** TASK DESCRIPTION **
All that should appear is the run of lines from the one containing "A document is dated June" through the end of the records, each repeated exactly.

*** RECORDS FOR THIS EXERCISE Section Begins ***

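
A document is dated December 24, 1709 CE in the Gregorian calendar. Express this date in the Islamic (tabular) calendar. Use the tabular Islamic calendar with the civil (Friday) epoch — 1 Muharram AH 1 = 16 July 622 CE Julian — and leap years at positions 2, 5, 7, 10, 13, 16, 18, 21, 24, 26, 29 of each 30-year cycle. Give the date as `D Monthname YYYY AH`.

21 Shawwal 1121 AH

Both dates share Julian Day Number 2345617; in the tabular Islamic calendar that is 21 Shawwal 1121 AH.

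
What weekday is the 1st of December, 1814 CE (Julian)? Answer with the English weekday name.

Equivalently 13 December 1814 Gregorian, JDN 2383956.
2383956 ≡ 1 (mod 7); counting from Monday = 0 gives Tuesday.

Tuesday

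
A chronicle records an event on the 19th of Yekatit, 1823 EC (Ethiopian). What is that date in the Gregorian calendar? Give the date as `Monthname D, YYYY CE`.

Both dates share Julian Day Number 2389874; in the Gregorian calendar that is 25 February 1831 CE.

February 25, 1831 CE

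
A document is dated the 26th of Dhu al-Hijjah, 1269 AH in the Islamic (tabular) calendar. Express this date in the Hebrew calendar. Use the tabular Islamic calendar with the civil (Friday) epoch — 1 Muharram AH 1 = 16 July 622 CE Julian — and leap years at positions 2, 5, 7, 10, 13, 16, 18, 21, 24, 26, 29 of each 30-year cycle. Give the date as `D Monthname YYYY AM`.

Both dates share Julian Day Number 2398127; in the Hebrew calendar that is 27 Elul 5613 AM.

27 Elul 5613 AM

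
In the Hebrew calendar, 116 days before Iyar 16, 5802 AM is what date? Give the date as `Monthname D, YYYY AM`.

Tevet 18, 5802 AM

JDN of Iyar 16, 5802 AM = 2467011.
2467011 − 116 = 2466895.
JDN 2466895 in the Hebrew calendar is Tevet 18, 5802 AM.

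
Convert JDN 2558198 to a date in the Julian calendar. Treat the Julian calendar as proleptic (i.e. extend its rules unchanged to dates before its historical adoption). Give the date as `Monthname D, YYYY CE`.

December 19, 2291 CE

The Gregorian equivalent of JDN 2558198 is 3 January 2292.
In the Julian calendar that day is December 19, 2291 CE.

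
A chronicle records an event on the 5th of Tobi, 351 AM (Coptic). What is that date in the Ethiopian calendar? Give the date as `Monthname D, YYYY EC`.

Julian Day Number of the source date = 1952991.
Converting JDN 1952991 to the Ethiopian calendar gives 5 Tir 627 EC.

Tir 5, 627 EC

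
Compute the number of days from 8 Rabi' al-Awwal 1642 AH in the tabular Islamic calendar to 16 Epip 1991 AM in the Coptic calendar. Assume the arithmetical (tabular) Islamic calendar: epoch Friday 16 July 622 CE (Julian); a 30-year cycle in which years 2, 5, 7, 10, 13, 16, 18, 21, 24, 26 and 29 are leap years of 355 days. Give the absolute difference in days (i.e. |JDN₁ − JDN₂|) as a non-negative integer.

22170

First date → JDN 2530022; second date → JDN 2552192.
The interval is |2530022 − 2552192| = 22170 days.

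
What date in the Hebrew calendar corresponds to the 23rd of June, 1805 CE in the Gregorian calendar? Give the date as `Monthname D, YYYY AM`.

Julian Day Number of the source date = 2380496.
Converting JDN 2380496 to the Hebrew calendar gives 26 Sivan 5565 AM.

Sivan 26, 5565 AM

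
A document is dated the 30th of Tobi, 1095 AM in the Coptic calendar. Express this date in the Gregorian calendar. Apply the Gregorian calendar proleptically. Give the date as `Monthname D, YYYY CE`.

February 2, 1379 CE

Both dates share Julian Day Number 2224762; in the Gregorian calendar that is 2 February 1379 CE.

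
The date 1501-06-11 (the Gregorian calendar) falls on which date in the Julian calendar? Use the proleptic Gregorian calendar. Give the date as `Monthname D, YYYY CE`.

June 1, 1501 CE

The Julian–Gregorian offset here is 10 days (Julian trailing).
11 June 1501 Gregorian − 10 days → 1 June 1501 Julian.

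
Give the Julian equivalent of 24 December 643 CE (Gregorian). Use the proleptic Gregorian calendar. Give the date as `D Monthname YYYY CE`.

21 December 643 CE

The Julian–Gregorian offset here is 3 days (Julian trailing).
24 December 643 Gregorian − 3 days → 21 December 643 Julian.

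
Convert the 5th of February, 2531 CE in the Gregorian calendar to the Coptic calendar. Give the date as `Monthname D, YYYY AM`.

Tobi 24, 2247 AM

Both dates share Julian Day Number 2645524; in the Coptic calendar that is 24 Tobi 2247 AM.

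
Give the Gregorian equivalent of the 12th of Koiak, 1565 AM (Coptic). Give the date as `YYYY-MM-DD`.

Julian Day Number of the source date = 2396382.
Converting JDN 2396382 to the Gregorian calendar gives 20 December 1848 CE.

1848-12-20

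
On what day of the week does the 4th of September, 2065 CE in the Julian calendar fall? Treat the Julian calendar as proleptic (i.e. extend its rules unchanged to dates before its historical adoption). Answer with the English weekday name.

Thursday

In the Gregorian calendar this is 17 September 2065 (JDN 2475546).
Since JDN mod 7 = 3 (0 = Monday), the day is Thursday.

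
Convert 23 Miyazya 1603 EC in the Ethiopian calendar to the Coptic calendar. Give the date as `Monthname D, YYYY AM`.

The source date corresponds to 28 April 1611 in the Gregorian calendar (JDN 2309583).
That day falls on 23 Parmouti 1327 AM in the Coptic calendar.

Parmouti 23, 1327 AM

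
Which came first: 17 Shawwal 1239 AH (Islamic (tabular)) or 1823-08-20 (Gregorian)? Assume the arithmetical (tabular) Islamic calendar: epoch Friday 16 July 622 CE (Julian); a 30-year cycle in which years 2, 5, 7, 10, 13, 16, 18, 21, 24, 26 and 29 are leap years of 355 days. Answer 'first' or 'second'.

The two dates have Julian Day Numbers 2387428 and 2387128 respectively.
Since 2387128 < 2387428, the second date comes first.

second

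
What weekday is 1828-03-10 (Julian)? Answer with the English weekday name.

In the Gregorian calendar this is 22 March 1828 (JDN 2388804).
2388804 ≡ 5 (mod 7); counting from Monday = 0 gives Saturday.

Saturday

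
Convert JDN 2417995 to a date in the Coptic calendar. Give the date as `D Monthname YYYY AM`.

15 Meshir 1624 AM

The Gregorian equivalent of JDN 2417995 is 23 February 1908.
In the Coptic calendar that day is 15 Meshir 1624 AM.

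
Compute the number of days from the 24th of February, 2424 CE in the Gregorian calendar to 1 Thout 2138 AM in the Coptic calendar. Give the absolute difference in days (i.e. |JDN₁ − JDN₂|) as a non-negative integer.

First date → JDN 2606462; second date → JDN 2605569.
The interval is |2606462 − 2605569| = 893 days.

893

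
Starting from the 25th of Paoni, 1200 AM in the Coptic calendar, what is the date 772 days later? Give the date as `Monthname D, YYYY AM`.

Mesori 7, 1202 AM

The starting date is JDN 2263259; 2263259 + 772 = 2264031.
JDN 2264031 corresponds to Mesori 7, 1202 AM.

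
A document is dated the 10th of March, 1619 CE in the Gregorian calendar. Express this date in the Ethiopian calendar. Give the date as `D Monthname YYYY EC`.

4 Megabit 1611 EC

Julian Day Number of the source date = 2312456.
Converting JDN 2312456 to the Ethiopian calendar gives 4 Megabit 1611 EC.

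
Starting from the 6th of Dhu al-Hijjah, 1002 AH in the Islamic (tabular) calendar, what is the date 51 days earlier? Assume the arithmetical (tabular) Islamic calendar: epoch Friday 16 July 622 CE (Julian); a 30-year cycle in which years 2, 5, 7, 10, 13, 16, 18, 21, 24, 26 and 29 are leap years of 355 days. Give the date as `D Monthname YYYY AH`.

14 Shawwal 1002 AH

The starting date is JDN 2303491; 2303491 − 51 = 2303440.
JDN 2303440 corresponds to 14 Shawwal 1002 AH.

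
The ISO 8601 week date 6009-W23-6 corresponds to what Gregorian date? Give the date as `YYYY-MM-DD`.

6009-06-06

ISO week 1 of 6009 is the week containing the first Thursday of 6009.
Week 23, day 6 (Saturday) lands on 6009-06-06.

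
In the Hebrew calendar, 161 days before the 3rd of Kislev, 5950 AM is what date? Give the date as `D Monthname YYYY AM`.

19 Sivan 5949 AM

Counting 161 days back from JDN 2520892 reaches JDN 2520731, which is 19 Sivan 5949 AM.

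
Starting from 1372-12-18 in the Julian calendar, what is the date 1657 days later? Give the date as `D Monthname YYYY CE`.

The starting date is JDN 2222533; 2222533 + 1657 = 2224190.
JDN 2224190 corresponds to 2 July 1377 CE.

2 July 1377 CE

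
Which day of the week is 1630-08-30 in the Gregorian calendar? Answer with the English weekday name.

2316647 ≡ 4 (mod 7); counting from Monday = 0 gives Friday.

Friday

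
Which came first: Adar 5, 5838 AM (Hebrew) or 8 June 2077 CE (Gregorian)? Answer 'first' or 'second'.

Converting both to JDN: 2480083 vs 2479828; the smaller is the second.

second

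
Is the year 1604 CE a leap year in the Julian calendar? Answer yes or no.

1604 mod 4 = 0, so it is a leap year in the Julian calendar.

yes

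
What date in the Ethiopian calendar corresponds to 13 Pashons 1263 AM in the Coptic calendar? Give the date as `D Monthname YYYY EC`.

Both dates share Julian Day Number 2286227; in the Ethiopian calendar that is 13 Ginbot 1539 EC.

13 Ginbot 1539 EC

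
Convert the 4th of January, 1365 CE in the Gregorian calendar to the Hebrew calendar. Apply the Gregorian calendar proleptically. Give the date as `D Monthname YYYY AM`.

Both dates share Julian Day Number 2219620; in the Hebrew calendar that is 2 Shevat 5125 AM.

2 Shevat 5125 AM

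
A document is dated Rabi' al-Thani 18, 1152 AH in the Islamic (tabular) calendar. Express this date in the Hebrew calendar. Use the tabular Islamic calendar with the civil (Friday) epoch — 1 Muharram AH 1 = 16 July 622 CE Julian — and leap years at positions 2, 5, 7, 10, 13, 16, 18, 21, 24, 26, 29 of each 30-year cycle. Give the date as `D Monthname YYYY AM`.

19 Tammuz 5499 AM

Julian Day Number of the source date = 2356422.
Converting JDN 2356422 to the Hebrew calendar gives 19 Tammuz 5499 AM.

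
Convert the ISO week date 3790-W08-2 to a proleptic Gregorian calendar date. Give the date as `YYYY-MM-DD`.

ISO week 1 of 3790 is the week containing the first Thursday of 3790.
Week 8, day 2 (Tuesday) lands on 3790-02-23.

3790-02-23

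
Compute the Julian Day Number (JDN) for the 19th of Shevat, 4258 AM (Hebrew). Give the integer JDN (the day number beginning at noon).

Equivalently 29 January 498 (proleptic Gregorian).
JDN 2299161 is 15 October 1582 CE (Gregorian); the target day is −396181 days from there, so JDN = 1902980.

1902980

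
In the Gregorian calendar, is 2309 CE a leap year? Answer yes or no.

2309 is not divisible by 4, so it is a common year.

no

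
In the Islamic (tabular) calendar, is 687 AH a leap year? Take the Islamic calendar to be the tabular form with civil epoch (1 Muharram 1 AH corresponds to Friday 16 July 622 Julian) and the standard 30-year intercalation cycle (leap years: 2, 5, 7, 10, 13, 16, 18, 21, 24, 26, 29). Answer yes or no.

Year 687 AH is year 27 of its 30-year cycle; leap positions are 2, 5, 7, 10, 13, 16, 18, 21, 24, 26, 29, so it is a common year (354 days).

no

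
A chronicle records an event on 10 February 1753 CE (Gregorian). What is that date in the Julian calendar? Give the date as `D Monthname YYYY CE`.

At this point the Julian calendar is 11 days behind the Gregorian.
10 February 1753 Gregorian − 11 days → 30 January 1753 Julian.

30 January 1753 CE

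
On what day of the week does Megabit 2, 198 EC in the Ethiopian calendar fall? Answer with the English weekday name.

Equivalently 26 February 206 Gregorian, JDN 1796356.
1796356 ≡ 2 (mod 7); counting from Monday = 0 gives Wednesday.

Wednesday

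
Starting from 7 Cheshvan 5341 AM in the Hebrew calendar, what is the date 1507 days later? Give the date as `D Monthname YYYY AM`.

The starting date is JDN 2298442; 2298442 + 1507 = 2299949.
JDN 2299949 corresponds to 9 Tevet 5345 AM.

9 Tevet 5345 AM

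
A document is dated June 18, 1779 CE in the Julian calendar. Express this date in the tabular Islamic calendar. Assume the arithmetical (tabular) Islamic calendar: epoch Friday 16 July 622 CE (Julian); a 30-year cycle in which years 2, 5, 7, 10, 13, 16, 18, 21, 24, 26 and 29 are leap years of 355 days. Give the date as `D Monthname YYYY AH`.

Both dates share Julian Day Number 2371006; in the tabular Islamic calendar that is 14 Jumada al-Thani 1193 AH.

14 Jumada al-Thani 1193 AH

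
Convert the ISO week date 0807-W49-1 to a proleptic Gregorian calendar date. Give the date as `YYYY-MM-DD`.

0807-12-03

ISO week 1 of 807 is the week containing the first Thursday of 807.
Week 49, day 1 (Monday) lands on 0807-12-03.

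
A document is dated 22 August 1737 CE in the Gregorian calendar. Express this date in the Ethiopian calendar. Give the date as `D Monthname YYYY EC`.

18 Nehase 1729 EC

Julian Day Number of the source date = 2355720.
Converting JDN 2355720 to the Ethiopian calendar gives 18 Nehase 1729 EC.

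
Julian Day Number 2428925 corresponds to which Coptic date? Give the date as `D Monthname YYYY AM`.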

*** RECORDS FOR THIS EXERCISE Section Ends ***

** RESULT BELOW **
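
A document is dated June 18, 1779 CE in the Julian calendar. Express this date in the tabular Islamic calendar. Assume the arithmetical (tabular) Islamic calendar: epoch Friday 16 July 622 CE (Julian); a 30-year cycle in which years 2, 5, 7, 10, 13, 16, 18, 21, 24, 26 and 29 are leap years of 355 days. Give the date as `D Monthname YYYY AH`.

Both dates share Julian Day Number 2371006; in the tabular Islamic calendar that is 14 Jumada al-Thani 1193 AH.

14 Jumada al-Thani 1193 AH

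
Convert the ISO week date 0807-W49-1 to a proleptic Gregorian calendar date. Give the date as `YYYY-MM-DD`.

0807-12-03

ISO week 1 of 807 is the week containing the first Thursday of 807.
Week 49, day 1 (Monday) lands on 0807-12-03.

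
A document is dated 22 August 1737 CE in the Gregorian calendar. Express this date in the Ethiopian calendar. Give the date as `D Monthname YYYY EC`.

18 Nehase 1729 EC

Julian Day Number of the source date = 2355720.
Converting JDN 2355720 to the Ethiopian calendar gives 18 Nehase 1729 EC.

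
Julian Day Number 2428925 corresponds to which Coptic date? Give the date as `D Monthname YYYY AM`.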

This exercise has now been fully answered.